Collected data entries
——

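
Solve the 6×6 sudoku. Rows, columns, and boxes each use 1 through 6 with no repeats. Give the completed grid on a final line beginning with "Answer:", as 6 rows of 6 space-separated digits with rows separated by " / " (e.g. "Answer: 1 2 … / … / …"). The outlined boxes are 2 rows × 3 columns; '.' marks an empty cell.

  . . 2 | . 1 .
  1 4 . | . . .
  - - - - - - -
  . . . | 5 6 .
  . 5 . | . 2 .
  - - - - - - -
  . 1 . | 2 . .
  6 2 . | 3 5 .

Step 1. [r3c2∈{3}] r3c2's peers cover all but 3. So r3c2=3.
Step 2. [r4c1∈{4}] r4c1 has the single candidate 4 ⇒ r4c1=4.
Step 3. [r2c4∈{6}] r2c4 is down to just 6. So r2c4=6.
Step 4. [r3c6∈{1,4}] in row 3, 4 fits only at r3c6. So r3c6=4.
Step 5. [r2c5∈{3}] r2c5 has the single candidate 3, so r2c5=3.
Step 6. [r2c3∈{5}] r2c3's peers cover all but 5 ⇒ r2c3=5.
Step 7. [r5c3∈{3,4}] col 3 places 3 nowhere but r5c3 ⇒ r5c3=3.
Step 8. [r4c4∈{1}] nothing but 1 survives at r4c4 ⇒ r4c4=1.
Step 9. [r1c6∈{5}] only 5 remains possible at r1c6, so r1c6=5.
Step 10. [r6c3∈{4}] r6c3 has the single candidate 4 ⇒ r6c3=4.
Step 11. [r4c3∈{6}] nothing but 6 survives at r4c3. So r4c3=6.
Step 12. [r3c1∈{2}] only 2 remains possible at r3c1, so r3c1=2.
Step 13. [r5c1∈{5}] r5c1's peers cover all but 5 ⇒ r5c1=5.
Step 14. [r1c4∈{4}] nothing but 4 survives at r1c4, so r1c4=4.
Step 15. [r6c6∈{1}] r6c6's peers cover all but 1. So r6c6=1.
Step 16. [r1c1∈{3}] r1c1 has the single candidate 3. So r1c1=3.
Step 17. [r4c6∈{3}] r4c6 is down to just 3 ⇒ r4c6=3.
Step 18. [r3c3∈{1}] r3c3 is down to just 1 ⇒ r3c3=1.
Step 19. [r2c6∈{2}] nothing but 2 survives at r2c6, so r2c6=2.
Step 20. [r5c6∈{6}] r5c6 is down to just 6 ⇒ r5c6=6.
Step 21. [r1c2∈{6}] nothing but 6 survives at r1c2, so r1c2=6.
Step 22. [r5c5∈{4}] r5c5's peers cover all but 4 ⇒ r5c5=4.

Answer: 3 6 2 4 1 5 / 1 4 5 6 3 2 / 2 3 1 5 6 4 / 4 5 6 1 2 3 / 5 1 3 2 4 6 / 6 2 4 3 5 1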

——

#### [Task statement]
Could you give the data again, word for word?

#### [Response to this task]
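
Solve the 6×6 sudoku. Rows, columns, and boxes each use 1 through 6 with no repeats. Give the completed grid on a final line beginning with "Answer:", as 6 rows of 6 space-separated digits with rows separated by " / " (e.g. "Answer: 1 2 … / … / …"). The outlined boxes are 2 rows × 3 columns; '.' marks an empty cell.

  . . 2 | . 1 .
  1 4 . | . . .
  - - - - - - -
  . . . | 5 6 .
  . 5 . | . 2 .
  - - - - - - -
  . 1 . | 2 . .
  6 2 . | 3 5 .

Step 1. [r3c2∈{3}] r3c2's peers cover all but 3. So r3c2=3.
Step 2. [r4c1∈{4}] r4c1 has the single candidate 4 ⇒ r4c1=4.
Step 3. [r2c4∈{6}] r2c4 is down to just 6. So r2c4=6.
Step 4. [r3c6∈{1,4}] in row 3, 4 fits only at r3c6. So r3c6=4.
Step 5. [r2c5∈{3}] r2c5 has the single candidate 3, so r2c5=3.
Step 6. [r2c3∈{5}] r2c3's peers cover all but 5 ⇒ r2c3=5.
Step 7. [r5c3∈{3,4}] col 3 places 3 nowhere but r5c3 ⇒ r5c3=3.
Step 8. [r4c4∈{1}] nothing but 1 survives at r4c4 ⇒ r4c4=1.
Step 9. [r1c6∈{5}] only 5 remains possible at r1c6, so r1c6=5.
Step 10. [r6c3∈{4}] r6c3 has the single candidate 4 ⇒ r6c3=4.
Step 11. [r4c3∈{6}] nothing but 6 survives at r4c3. So r4c3=6.
Step 12. [r3c1∈{2}] only 2 remains possible at r3c1, so r3c1=2.
Step 13. [r5c1∈{5}] r5c1's peers cover all but 5 ⇒ r5c1=5.
Step 14. [r1c4∈{4}] nothing but 4 survives at r1c4, so r1c4=4.
Step 15. [r6c6∈{1}] r6c6's peers cover all but 1. So r6c6=1.
Step 16. [r1c1∈{3}] r1c1 has the single candidate 3. So r1c1=3.
Step 17. [r4c6∈{3}] r4c6 is down to just 3 ⇒ r4c6=3.
Step 18. [r3c3∈{1}] r3c3 is down to just 1 ⇒ r3c3=1.
Step 19. [r2c6∈{2}] nothing but 2 survives at r2c6, so r2c6=2.
Step 20. [r5c6∈{6}] r5c6 is down to just 6 ⇒ r5c6=6.
Step 21. [r1c2∈{6}] nothing but 6 survives at r1c2, so r1c2=6.
Step 22. [r5c5∈{4}] r5c5's peers cover all but 4 ⇒ r5c5=4.

Answer: 3 6 2 4 1 5 / 1 4 5 6 3 2 / 2 3 1 5 6 4 / 4 5 6 1 2 3 / 5 1 3 2 4 6 / 6 2 4 3 5 1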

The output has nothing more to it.